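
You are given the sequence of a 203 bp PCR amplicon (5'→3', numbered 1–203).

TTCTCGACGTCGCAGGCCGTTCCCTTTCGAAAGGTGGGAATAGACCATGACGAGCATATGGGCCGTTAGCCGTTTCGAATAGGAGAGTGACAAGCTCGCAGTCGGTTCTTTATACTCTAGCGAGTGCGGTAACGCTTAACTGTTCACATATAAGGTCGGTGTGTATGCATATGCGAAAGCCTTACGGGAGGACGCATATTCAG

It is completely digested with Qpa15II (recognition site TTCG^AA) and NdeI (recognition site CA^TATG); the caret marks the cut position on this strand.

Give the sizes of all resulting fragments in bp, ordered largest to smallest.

Qpa15II sites (TTCGAA) start at positions 26, 74.
Qpa15II cuts after base 4 of each site, so after positions 29, 77.
NdeI sites (CATATG) start at positions 55, 168.
NdeI cuts after base 2 of each site, so after positions 56, 169.
Combined cut positions: 29, 56, 77, 169.
Linear molecule, 4 cuts → 5 fragments:
  1–29 → 29 bp
  30–56 → 27 bp
  57–77 → 21 bp
  78–169 → 92 bp
  170–203 → 34 bp
Sorted largest to smallest: 92, 34, 29, 27, 21 bp.

92, 34, 29, 27, 21 bp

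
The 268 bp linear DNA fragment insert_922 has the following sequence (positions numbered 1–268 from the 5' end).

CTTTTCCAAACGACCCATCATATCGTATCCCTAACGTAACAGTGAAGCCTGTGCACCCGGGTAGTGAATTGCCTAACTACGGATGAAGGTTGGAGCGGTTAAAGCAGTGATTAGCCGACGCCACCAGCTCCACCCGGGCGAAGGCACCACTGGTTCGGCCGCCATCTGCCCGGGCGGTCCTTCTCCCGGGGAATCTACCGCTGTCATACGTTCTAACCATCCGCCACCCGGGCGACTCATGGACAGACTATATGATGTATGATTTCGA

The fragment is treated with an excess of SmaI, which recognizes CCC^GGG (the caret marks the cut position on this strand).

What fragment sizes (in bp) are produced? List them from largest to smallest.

77, 58, 42, 39, 36, 16 bp

SmaI sites (CCCGGG) start at positions 56, 133, 169, 185, 227.
SmaI cuts after base 3 of each site, so after positions 58, 135, 171, 187, 229.
Linear molecule, 5 cuts → 6 fragments:
  1–58 → 58 bp
  59–135 → 77 bp
  136–171 → 36 bp
  172–187 → 16 bp
  188–229 → 42 bp
  230–268 → 39 bp
Sorted largest to smallest: 77, 58, 42, 39, 36, 16 bp.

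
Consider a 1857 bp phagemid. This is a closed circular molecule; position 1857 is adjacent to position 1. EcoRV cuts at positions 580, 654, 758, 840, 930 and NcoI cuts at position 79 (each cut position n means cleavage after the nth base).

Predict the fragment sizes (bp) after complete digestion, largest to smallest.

1006, 501, 104, 90, 82, 74 bp

Combined cut positions (sorted): 79, 580, 654, 758, 840, 930.
Circular molecule, 6 cuts → 6 fragments:
  580 − 79 = 501 bp
  654 − 580 = 74 bp
  758 − 654 = 104 bp
  840 − 758 = 82 bp
  930 − 840 = 90 bp
  wrap: 1857 − 930 + 79 = 1006 bp
Sorted largest to smallest: 1006, 501, 104, 90, 82, 74 bp.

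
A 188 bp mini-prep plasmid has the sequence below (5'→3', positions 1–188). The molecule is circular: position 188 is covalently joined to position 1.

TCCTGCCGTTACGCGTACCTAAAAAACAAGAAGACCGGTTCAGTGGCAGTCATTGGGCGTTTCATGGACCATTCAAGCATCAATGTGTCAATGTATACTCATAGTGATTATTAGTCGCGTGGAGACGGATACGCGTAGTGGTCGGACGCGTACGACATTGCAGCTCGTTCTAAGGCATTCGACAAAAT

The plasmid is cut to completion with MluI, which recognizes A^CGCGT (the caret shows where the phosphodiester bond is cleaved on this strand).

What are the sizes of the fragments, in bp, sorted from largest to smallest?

MluI sites (ACGCGT) start at positions 11, 131, 146.
MluI cuts after the first base of each site, so after positions 11, 131, 146.
Circular molecule, 3 cuts → 3 fragments:
  12–131 → 120 bp
  132–146 → 15 bp
  147–188 then 1–11 → 42 + 11 = 53 bp
Sorted largest to smallest: 120, 53, 15 bp.

120, 53, 15 bp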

****

Each line in the listing above from the one containing "The 268 bp linear" through the one containing "Consider a 1857" should be repeated exactly, and no other line.

▶ [SOLUTION BELOW]:
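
The 268 bp linear DNA fragment insert_922 has the following sequence (positions numbered 1–268 from the 5' end).

CTTTTCCAAACGACCCATCATATCGTATCCCTAACGTAACAGTGAAGCCTGTGCACCCGGGTAGTGAATTGCCTAACTACGGATGAAGGTTGGAGCGGTTAAAGCAGTGATTAGCCGACGCCACCAGCTCCACCCGGGCGAAGGCACCACTGGTTCGGCCGCCATCTGCCCGGGCGGTCCTTCTCCCGGGGAATCTACCGCTGTCATACGTTCTAACCATCCGCCACCCGGGCGACTCATGGACAGACTATATGATGTATGATTTCGA

The fragment is treated with an excess of SmaI, which recognizes CCC^GGG (the caret marks the cut position on this strand).

What fragment sizes (in bp) are produced? List them from largest to smallest.

77, 58, 42, 39, 36, 16 bp

SmaI sites (CCCGGG) start at positions 56, 133, 169, 185, 227.
SmaI cuts after base 3 of each site, so after positions 58, 135, 171, 187, 229.
Linear molecule, 5 cuts → 6 fragments:
  1–58 → 58 bp
  59–135 → 77 bp
  136–171 → 36 bp
  172–187 → 16 bp
  188–229 → 42 bp
  230–268 → 39 bp
Sorted largest to smallest: 77, 58, 42, 39, 36, 16 bp.

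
Consider a 1857 bp phagemid. This is a closed circular molecule; position 1857 is adjacent to position 1. EcoRV cuts at positions 580, 654, 758, 840, 930 and NcoI cuts at position 79 (each cut position n means cleavage after the nth base).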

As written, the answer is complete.